# Work to complete
With the line containing "Solid Ag₂CO₃ is added" as the starting point, output the remaining lines of the data exactly as they are, through the last.
--------------------------------
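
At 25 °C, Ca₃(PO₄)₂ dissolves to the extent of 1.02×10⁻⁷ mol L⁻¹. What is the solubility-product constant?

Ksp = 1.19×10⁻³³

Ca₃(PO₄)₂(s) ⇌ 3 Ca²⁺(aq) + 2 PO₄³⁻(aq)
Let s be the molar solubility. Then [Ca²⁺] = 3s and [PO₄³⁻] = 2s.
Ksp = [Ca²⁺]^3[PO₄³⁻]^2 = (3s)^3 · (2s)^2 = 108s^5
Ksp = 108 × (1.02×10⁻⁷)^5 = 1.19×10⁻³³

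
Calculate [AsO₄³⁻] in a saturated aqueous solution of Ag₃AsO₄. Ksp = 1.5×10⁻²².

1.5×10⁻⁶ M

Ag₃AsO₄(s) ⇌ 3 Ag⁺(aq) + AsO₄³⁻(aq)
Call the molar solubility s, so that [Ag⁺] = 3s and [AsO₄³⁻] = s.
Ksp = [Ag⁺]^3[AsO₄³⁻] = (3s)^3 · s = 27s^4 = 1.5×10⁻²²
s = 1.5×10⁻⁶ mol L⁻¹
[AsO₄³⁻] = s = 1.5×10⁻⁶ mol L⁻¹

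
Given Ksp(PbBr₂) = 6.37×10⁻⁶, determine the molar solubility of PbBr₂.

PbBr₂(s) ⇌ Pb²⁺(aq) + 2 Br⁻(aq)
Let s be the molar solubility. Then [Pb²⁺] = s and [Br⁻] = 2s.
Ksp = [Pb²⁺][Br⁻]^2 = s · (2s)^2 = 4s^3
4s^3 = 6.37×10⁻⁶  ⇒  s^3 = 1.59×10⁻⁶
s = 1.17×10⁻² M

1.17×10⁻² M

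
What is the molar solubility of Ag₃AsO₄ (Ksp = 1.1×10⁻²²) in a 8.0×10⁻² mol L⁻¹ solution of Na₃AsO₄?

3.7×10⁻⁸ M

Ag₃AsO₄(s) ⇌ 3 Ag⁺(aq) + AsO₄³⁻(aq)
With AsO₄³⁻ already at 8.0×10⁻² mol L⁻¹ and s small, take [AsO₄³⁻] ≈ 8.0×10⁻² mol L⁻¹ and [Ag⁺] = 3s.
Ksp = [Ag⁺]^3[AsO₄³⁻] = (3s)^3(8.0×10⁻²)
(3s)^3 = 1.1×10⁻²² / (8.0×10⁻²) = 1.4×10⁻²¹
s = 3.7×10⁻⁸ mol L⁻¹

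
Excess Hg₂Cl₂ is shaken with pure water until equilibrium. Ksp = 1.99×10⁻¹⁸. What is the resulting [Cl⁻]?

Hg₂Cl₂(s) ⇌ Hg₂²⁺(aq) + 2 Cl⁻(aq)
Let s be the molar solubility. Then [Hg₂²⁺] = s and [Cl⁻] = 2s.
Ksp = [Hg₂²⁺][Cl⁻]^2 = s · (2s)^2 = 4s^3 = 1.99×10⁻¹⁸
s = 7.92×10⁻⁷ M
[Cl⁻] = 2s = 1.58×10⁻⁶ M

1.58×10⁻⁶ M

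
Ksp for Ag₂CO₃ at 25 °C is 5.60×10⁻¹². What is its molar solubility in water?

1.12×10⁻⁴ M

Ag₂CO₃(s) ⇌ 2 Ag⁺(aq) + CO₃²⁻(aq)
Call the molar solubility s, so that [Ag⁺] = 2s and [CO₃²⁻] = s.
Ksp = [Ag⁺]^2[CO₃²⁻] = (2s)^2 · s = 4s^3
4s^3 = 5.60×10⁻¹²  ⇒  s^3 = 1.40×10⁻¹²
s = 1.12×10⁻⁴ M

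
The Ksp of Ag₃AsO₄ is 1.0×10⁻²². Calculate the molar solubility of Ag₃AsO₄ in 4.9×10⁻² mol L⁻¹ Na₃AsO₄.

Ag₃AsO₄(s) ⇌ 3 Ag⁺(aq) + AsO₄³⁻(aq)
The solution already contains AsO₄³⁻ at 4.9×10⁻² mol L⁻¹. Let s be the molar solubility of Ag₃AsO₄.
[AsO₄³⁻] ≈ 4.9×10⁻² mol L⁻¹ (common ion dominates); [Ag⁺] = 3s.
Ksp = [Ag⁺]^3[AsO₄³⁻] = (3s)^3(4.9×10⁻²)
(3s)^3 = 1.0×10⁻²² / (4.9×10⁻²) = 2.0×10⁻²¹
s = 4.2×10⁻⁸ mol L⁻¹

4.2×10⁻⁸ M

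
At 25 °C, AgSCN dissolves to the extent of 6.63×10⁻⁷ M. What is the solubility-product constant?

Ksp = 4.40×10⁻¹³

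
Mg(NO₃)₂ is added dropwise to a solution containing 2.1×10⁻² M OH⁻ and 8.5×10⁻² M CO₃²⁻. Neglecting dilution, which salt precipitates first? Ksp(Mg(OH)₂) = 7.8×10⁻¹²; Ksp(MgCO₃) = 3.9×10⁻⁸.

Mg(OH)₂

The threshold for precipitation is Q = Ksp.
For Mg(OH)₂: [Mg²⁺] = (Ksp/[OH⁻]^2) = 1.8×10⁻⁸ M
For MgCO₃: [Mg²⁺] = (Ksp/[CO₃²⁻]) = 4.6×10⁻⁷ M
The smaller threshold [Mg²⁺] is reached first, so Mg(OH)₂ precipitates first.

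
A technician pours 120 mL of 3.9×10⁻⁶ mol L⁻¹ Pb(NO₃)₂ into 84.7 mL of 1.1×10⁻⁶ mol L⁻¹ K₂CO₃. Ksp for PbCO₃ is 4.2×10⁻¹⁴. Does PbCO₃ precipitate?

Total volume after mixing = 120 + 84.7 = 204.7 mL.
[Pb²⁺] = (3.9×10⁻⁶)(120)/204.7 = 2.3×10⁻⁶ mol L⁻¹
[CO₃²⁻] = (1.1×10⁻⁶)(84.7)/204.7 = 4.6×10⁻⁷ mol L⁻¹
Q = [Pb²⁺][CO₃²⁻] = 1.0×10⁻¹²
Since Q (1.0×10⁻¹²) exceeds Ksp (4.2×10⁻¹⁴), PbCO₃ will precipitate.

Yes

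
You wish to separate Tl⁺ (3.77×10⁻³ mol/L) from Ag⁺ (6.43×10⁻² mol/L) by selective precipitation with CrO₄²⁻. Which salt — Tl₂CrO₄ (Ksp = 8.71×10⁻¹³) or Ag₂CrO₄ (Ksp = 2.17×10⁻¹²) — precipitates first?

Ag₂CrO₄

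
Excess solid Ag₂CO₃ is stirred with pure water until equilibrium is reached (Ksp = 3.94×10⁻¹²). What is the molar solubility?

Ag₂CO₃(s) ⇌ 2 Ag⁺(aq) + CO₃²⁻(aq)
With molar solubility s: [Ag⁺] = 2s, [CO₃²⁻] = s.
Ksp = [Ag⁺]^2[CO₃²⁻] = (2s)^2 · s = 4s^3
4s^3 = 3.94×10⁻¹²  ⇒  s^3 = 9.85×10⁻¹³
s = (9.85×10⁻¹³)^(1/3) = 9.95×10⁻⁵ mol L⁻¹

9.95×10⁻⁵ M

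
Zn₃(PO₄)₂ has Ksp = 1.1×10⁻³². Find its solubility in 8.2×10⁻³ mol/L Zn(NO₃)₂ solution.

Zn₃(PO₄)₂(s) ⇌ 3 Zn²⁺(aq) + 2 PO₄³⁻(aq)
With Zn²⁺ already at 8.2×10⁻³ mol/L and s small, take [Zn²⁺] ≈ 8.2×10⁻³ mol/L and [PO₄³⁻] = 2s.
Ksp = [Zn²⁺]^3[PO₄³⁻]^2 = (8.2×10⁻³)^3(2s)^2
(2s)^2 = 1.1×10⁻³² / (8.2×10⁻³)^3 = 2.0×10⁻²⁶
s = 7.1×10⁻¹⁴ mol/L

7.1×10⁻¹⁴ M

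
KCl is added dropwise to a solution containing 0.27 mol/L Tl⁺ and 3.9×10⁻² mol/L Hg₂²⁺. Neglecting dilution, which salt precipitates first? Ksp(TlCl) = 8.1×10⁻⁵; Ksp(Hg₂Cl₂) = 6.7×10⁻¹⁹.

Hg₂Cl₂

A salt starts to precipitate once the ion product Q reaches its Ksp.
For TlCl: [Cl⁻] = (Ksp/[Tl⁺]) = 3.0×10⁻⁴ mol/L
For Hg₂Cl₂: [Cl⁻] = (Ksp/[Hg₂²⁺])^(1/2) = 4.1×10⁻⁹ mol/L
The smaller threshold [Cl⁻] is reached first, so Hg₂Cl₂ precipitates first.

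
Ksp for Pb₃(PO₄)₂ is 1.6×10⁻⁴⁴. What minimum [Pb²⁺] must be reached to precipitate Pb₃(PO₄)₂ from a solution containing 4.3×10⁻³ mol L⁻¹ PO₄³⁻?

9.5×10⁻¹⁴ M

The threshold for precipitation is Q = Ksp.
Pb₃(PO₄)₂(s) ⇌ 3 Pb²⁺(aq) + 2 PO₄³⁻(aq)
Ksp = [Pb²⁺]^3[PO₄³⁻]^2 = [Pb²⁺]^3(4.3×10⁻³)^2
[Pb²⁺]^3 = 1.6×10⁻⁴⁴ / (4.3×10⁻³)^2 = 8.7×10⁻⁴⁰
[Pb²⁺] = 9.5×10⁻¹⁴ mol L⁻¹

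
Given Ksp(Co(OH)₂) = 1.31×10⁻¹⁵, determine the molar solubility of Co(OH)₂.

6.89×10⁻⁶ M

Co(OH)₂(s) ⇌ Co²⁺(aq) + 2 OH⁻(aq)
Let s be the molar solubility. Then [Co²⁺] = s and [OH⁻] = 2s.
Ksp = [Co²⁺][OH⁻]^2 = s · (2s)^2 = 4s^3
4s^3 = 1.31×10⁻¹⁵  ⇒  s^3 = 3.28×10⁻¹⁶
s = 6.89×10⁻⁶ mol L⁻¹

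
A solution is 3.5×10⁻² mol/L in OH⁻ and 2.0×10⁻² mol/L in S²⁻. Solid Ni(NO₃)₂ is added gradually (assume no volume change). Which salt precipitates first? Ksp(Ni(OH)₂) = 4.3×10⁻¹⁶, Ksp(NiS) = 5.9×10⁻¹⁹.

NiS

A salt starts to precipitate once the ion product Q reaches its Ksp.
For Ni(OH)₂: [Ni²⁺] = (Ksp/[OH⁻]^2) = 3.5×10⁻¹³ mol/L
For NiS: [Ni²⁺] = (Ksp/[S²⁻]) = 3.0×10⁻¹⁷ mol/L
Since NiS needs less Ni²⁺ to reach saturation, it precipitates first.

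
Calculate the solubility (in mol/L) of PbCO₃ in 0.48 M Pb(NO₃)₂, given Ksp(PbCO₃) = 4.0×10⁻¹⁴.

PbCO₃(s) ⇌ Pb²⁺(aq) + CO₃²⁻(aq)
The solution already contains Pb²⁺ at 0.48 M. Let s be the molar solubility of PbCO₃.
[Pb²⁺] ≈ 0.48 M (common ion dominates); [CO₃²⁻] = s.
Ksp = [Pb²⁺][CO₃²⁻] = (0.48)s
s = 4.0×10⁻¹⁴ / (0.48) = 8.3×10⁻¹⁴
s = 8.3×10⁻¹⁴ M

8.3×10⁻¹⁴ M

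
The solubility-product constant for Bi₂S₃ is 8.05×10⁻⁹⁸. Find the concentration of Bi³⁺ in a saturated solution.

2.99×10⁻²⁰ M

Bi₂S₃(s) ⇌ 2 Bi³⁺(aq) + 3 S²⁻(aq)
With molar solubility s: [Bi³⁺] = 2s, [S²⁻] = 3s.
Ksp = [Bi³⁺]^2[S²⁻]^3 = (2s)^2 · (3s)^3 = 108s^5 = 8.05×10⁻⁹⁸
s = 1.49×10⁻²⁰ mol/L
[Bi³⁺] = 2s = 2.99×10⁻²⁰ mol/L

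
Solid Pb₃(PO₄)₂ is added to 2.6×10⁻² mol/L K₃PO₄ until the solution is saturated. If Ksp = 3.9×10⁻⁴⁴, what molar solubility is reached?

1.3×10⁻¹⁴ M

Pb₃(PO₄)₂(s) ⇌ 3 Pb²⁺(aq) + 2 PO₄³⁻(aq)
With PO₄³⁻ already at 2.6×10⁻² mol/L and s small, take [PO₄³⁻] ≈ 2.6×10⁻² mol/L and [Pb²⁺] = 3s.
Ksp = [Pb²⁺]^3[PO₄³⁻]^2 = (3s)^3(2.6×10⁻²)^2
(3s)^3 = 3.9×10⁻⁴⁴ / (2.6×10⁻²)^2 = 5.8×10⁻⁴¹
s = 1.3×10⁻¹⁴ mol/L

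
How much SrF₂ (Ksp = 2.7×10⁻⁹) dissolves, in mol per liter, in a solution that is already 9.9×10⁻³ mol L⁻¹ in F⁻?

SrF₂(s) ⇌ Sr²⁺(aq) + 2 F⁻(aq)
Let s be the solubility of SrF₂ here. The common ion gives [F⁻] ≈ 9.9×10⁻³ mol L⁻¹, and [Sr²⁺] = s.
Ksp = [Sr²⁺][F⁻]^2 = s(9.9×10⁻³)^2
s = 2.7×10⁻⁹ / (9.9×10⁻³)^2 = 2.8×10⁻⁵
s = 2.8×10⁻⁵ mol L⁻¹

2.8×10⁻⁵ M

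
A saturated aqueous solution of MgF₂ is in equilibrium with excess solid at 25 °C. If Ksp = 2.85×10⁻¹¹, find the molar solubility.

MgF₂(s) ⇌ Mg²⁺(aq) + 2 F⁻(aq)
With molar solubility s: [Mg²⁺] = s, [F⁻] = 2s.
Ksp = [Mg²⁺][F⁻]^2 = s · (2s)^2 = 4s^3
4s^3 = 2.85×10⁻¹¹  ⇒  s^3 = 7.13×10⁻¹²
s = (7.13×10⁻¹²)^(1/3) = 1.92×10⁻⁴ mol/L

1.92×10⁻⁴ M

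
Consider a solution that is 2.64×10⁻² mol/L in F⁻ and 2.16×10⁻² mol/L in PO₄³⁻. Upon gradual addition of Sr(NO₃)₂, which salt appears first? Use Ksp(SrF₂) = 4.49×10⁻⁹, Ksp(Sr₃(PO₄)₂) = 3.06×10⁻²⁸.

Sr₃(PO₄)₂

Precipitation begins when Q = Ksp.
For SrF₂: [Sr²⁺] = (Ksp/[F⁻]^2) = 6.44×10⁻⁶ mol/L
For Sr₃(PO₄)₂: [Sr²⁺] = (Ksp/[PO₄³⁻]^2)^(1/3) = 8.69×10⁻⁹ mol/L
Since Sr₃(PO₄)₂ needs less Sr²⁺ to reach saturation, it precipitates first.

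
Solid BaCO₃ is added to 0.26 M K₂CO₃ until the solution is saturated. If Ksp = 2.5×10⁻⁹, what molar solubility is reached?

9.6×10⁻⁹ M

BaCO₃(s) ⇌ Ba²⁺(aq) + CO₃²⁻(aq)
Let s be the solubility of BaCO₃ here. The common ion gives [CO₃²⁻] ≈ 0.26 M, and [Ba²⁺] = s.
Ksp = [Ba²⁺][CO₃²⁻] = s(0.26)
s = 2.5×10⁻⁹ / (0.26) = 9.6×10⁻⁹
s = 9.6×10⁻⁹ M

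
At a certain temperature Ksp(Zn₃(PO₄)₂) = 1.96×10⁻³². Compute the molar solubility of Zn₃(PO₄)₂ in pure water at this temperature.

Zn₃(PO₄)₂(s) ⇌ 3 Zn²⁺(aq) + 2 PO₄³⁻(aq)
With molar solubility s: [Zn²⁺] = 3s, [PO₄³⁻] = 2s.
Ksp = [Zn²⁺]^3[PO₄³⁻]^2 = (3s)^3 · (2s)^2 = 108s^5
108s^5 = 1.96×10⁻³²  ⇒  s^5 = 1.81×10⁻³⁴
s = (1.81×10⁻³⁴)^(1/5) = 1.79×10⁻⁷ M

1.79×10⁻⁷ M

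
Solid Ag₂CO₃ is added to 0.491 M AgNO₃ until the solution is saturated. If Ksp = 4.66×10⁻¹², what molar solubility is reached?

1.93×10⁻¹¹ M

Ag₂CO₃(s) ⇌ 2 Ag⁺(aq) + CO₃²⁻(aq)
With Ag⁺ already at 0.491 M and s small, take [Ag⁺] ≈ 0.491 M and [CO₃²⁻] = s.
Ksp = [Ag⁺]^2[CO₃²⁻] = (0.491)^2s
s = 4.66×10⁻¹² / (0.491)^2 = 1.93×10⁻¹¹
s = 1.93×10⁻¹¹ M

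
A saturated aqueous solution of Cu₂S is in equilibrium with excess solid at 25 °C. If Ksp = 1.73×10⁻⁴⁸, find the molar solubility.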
--------------------------------
# Solution
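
Solid Ag₂CO₃ is added to 0.491 M AgNO₃ until the solution is saturated. If Ksp = 4.66×10⁻¹², what molar solubility is reached?

1.93×10⁻¹¹ M

Ag₂CO₃(s) ⇌ 2 Ag⁺(aq) + CO₃²⁻(aq)
With Ag⁺ already at 0.491 M and s small, take [Ag⁺] ≈ 0.491 M and [CO₃²⁻] = s.
Ksp = [Ag⁺]^2[CO₃²⁻] = (0.491)^2s
s = 4.66×10⁻¹² / (0.491)^2 = 1.93×10⁻¹¹
s = 1.93×10⁻¹¹ M

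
A saturated aqueous solution of Cu₂S is in equilibrium with excess solid at 25 °C. If Ksp = 1.73×10⁻⁴⁸, find the molar solubility.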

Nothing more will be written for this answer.